◆ What is expected: The lines you return should be those containing the string "Consider", taken from the data below.

◆ Material for the task:
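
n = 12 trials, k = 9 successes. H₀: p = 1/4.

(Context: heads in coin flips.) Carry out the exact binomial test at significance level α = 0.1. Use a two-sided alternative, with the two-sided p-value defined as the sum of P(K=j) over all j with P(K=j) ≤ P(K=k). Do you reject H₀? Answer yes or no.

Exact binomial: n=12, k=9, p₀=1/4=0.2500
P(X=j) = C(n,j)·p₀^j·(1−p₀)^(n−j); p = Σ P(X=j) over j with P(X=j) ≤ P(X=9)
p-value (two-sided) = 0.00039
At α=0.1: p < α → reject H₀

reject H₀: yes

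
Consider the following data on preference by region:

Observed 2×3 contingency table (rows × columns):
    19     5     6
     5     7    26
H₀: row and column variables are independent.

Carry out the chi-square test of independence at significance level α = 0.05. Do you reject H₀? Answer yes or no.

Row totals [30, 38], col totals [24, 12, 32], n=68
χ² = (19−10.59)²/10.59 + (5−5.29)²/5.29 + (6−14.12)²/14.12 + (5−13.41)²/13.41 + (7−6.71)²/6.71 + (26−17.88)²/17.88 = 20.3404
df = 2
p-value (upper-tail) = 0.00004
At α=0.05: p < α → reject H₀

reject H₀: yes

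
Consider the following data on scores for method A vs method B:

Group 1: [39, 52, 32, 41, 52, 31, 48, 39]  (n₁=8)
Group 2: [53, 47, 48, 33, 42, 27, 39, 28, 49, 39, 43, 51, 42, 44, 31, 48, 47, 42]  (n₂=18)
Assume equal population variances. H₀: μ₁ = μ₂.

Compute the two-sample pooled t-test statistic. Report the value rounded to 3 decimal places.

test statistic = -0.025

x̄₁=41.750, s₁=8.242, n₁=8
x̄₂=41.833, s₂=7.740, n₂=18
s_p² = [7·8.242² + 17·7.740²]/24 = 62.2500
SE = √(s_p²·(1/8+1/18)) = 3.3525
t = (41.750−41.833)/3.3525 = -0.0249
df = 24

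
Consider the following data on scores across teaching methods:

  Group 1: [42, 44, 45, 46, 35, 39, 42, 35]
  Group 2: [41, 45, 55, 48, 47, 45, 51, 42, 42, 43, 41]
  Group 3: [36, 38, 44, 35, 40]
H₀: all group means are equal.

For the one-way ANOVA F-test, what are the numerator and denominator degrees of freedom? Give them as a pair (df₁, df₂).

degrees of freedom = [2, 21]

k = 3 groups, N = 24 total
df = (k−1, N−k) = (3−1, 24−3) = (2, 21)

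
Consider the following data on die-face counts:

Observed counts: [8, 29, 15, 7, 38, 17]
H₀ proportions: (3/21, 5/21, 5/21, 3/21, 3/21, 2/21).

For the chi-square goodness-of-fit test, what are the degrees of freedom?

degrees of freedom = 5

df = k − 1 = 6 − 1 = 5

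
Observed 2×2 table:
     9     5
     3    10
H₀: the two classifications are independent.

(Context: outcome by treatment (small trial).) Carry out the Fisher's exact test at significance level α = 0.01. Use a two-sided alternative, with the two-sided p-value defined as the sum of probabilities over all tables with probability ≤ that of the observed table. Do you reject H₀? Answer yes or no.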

==

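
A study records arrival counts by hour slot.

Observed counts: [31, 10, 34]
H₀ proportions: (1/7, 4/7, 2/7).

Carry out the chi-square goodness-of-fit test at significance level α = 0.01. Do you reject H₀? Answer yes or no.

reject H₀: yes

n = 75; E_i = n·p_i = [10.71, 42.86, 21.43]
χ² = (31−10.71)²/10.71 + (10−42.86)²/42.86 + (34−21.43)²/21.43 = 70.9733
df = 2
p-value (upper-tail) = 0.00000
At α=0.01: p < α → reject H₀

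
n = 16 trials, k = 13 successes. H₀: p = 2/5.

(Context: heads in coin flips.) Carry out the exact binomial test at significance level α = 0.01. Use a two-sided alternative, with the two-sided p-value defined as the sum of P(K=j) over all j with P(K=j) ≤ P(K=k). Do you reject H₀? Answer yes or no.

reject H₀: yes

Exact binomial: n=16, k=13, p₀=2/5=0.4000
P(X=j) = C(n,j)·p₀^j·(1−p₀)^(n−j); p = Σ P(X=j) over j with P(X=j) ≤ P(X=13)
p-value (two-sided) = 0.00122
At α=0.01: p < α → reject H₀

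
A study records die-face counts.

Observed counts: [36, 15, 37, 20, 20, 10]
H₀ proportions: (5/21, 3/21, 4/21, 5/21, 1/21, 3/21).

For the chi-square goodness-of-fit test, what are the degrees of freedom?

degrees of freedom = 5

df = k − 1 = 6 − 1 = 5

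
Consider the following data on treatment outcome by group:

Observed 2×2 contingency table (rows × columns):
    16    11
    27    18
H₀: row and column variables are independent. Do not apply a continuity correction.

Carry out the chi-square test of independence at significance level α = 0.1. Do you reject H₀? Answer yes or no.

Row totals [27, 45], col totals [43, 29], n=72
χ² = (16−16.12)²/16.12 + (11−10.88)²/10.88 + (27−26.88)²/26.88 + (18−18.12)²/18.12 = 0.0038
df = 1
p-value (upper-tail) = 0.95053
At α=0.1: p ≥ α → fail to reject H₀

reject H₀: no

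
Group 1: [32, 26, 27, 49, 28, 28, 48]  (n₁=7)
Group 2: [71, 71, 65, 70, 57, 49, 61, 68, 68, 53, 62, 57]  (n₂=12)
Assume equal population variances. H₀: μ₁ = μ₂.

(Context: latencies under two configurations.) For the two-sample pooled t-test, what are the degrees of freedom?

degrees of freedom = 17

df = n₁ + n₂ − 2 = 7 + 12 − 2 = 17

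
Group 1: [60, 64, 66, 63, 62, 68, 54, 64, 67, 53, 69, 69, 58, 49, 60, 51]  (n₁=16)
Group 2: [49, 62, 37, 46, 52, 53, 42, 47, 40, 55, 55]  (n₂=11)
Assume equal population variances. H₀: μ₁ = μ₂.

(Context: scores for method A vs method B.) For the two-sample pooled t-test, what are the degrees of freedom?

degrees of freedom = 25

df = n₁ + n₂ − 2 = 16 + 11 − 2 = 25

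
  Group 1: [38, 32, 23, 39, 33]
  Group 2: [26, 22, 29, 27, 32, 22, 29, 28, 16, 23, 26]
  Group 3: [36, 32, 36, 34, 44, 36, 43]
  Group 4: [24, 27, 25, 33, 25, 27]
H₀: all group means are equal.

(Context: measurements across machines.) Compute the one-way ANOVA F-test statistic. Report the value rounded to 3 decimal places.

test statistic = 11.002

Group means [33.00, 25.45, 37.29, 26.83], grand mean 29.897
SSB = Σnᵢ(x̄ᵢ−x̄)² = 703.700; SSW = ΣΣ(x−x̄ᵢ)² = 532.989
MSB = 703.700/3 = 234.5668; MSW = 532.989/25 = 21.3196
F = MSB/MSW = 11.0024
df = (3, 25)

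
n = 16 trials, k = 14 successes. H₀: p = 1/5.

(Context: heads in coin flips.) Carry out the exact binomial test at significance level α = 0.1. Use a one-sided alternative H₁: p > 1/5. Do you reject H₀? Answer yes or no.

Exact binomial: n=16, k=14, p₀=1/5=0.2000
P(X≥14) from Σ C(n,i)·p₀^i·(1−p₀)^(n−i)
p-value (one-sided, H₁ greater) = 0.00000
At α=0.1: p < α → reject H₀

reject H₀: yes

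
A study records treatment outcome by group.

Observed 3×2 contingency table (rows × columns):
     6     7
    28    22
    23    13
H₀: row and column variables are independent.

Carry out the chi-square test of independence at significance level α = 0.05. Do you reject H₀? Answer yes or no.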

◆ Answer area:
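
Consider the following data on preference by region:
Consider the following data on scores for method A vs method B:
Consider the following data on scores across teaching methods:
Consider the following data on die-face counts:
Consider the following data on treatment outcome by group: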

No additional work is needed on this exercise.